◆ TASK DESCRIPTION ◆
Every line of the entries that holds the word "What" is to be copied.

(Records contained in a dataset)
"""
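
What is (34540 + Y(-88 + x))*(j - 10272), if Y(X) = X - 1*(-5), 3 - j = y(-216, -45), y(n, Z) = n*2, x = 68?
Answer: -339622425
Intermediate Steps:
y(n, Z) = 2*n
j = 435 (j = 3 - 2*(-216) = 3 - 1*(-432) = 3 + 432 = 435)
Y(X) = 5 + X (Y(X) = X + 5 = 5 + X)
(34540 + Y(-88 + x))*(j - 10272) = (34540 + (5 + (-88 + 68)))*(435 - 10272) = (34540 + (5 - 20))*(-9837) = (34540 - 15)*(-9837) = 34525*(-9837) = -339622425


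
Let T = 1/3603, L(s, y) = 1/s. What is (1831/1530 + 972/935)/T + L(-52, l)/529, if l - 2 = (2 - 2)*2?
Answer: 621708814093/77159940 ≈ 8057.4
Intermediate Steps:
l = 2 (l = 2 + (2 - 2)*2 = 2 + 0*2 = 2 + 0 = 2)
T = 1/3603 ≈ 0.00027755
(1831/1530 + 972/935)/T + L(-52, l)/529 = (1831/1530 + 972/935)/(1/3603) + 1/(-52*529) = (1831*(1/1530) + 972*(1/935))*3603 - 1/52*1/529 = (1831/1530 + 972/935)*3603 - 1/27508 = (37637/16830)*3603 - 1/27508 = 45202037/5610 - 1/27508 = 621708814093/77159940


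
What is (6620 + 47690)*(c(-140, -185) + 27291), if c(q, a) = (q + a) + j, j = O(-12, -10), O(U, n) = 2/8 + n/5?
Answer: 2928856835/2 ≈ 1.4644e+9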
"""
◆ ANSWER FOR THIS EXERCISE ◆
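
What is (34540 + Y(-88 + x))*(j - 10272), if Y(X) = X - 1*(-5), 3 - j = y(-216, -45), y(n, Z) = n*2, x = 68?
Let T = 1/3603, L(s, y) = 1/s. What is (1831/1530 + 972/935)/T + L(-52, l)/529, if l - 2 = (2 - 2)*2?
What is (6620 + 47690)*(c(-140, -185) + 27291), if c(q, a) = (q + a) + j, j = O(-12, -10), O(U, n) = 2/8 + n/5?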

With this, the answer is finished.